*** Opening RECORDS SUPPLIED ***
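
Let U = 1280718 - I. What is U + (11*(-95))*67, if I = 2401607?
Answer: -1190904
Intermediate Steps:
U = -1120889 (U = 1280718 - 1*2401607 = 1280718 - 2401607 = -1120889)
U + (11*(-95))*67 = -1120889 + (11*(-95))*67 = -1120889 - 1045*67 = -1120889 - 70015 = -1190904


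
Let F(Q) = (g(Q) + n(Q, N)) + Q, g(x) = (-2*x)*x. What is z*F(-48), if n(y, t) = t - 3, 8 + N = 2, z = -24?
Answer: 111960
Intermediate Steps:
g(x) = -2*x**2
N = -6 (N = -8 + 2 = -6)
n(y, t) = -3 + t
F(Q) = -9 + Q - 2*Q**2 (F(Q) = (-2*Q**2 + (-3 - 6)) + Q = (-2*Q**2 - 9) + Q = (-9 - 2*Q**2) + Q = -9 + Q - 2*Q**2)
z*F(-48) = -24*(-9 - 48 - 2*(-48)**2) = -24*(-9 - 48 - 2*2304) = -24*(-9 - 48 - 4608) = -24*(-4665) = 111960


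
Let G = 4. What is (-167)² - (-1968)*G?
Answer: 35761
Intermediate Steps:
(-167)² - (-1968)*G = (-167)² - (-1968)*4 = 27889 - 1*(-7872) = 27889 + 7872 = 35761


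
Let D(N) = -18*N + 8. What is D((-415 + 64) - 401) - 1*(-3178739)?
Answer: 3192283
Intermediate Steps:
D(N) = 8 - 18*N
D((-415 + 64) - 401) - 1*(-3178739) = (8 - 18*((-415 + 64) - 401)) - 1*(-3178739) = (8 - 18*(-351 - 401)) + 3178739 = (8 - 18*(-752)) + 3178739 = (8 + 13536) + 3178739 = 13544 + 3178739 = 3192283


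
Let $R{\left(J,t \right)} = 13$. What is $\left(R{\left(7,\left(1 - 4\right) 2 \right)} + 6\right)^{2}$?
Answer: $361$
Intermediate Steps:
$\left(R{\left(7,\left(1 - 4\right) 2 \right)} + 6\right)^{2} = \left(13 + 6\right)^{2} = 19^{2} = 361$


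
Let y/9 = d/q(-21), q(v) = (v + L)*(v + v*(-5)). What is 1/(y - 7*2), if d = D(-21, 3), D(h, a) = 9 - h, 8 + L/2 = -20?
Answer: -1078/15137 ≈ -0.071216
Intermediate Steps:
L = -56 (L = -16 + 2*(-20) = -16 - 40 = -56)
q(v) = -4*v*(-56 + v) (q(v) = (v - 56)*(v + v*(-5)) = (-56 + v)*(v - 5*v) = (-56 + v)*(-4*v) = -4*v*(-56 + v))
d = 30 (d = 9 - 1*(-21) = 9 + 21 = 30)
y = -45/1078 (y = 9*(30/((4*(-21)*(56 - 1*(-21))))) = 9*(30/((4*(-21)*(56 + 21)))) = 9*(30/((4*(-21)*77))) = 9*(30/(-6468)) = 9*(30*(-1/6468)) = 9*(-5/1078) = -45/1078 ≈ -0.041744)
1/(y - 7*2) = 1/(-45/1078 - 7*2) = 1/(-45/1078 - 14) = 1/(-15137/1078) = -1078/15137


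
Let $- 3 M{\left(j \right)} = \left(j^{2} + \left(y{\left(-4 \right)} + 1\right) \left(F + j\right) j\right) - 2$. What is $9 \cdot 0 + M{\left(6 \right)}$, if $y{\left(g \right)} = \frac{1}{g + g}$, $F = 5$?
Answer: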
*** Closing RECORDS SUPPLIED ***
PROBLEM DESCRIPTION: Each entry needs to be transcribed exactly.

SOLUTION TO THIS PROBLEM:
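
Let U = 1280718 - I. What is U + (11*(-95))*67, if I = 2401607?
Answer: -1190904
Intermediate Steps:
U = -1120889 (U = 1280718 - 1*2401607 = 1280718 - 2401607 = -1120889)
U + (11*(-95))*67 = -1120889 + (11*(-95))*67 = -1120889 - 1045*67 = -1120889 - 70015 = -1190904


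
Let F(Q) = (g(Q) + n(Q, N)) + Q, g(x) = (-2*x)*x. What is z*F(-48), if n(y, t) = t - 3, 8 + N = 2, z = -24?
Answer: 111960
Intermediate Steps:
g(x) = -2*x**2
N = -6 (N = -8 + 2 = -6)
n(y, t) = -3 + t
F(Q) = -9 + Q - 2*Q**2 (F(Q) = (-2*Q**2 + (-3 - 6)) + Q = (-2*Q**2 - 9) + Q = (-9 - 2*Q**2) + Q = -9 + Q - 2*Q**2)
z*F(-48) = -24*(-9 - 48 - 2*(-48)**2) = -24*(-9 - 48 - 2*2304) = -24*(-9 - 48 - 4608) = -24*(-4665) = 111960


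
Let G = 4. What is (-167)² - (-1968)*G?
Answer: 35761
Intermediate Steps:
(-167)² - (-1968)*G = (-167)² - (-1968)*4 = 27889 - 1*(-7872) = 27889 + 7872 = 35761


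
Let D(N) = -18*N + 8. What is D((-415 + 64) - 401) - 1*(-3178739)?
Answer: 3192283
Intermediate Steps:
D(N) = 8 - 18*N
D((-415 + 64) - 401) - 1*(-3178739) = (8 - 18*((-415 + 64) - 401)) - 1*(-3178739) = (8 - 18*(-351 - 401)) + 3178739 = (8 - 18*(-752)) + 3178739 = (8 + 13536) + 3178739 = 13544 + 3178739 = 3192283


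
Let $R{\left(J,t \right)} = 13$. What is $\left(R{\left(7,\left(1 - 4\right) 2 \right)} + 6\right)^{2}$?
Answer: $361$
Intermediate Steps:
$\left(R{\left(7,\left(1 - 4\right) 2 \right)} + 6\right)^{2} = \left(13 + 6\right)^{2} = 19^{2} = 361$


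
Let y/9 = d/q(-21), q(v) = (v + L)*(v + v*(-5)). What is 1/(y - 7*2), if d = D(-21, 3), D(h, a) = 9 - h, 8 + L/2 = -20?
Answer: -1078/15137 ≈ -0.071216
Intermediate Steps:
L = -56 (L = -16 + 2*(-20) = -16 - 40 = -56)
q(v) = -4*v*(-56 + v) (q(v) = (v - 56)*(v + v*(-5)) = (-56 + v)*(v - 5*v) = (-56 + v)*(-4*v) = -4*v*(-56 + v))
d = 30 (d = 9 - 1*(-21) = 9 + 21 = 30)
y = -45/1078 (y = 9*(30/((4*(-21)*(56 - 1*(-21))))) = 9*(30/((4*(-21)*(56 + 21)))) = 9*(30/((4*(-21)*77))) = 9*(30/(-6468)) = 9*(30*(-1/6468)) = 9*(-5/1078) = -45/1078 ≈ -0.041744)
1/(y - 7*2) = 1/(-45/1078 - 7*2) = 1/(-45/1078 - 14) = 1/(-15137/1078) = -1078/15137


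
Let $- 3 M{\left(j \right)} = \left(j^{2} + \left(y{\left(-4 \right)} + 1\right) \left(F + j\right) j\right) - 2$. What is $9 \cdot 0 + M{\left(6 \right)}$, if $y{\left(g \right)} = \frac{1}{g + g}$, $F = 5$?
Answer: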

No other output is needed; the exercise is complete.